→ **Stored items**:
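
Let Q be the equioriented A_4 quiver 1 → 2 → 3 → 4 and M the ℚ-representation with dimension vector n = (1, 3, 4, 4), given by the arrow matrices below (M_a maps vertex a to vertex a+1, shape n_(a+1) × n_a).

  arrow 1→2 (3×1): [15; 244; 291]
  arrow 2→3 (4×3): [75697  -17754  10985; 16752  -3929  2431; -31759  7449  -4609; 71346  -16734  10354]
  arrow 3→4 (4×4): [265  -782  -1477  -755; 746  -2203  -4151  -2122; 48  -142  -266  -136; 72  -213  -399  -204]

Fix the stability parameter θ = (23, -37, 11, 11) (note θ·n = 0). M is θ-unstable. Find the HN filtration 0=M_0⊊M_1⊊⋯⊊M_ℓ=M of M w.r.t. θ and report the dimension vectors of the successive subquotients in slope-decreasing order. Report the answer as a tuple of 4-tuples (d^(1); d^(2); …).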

→ **Aim of the task**: Examine the records above and state the number of lines that include "dimension", with no further text.

→ **Written response**: 2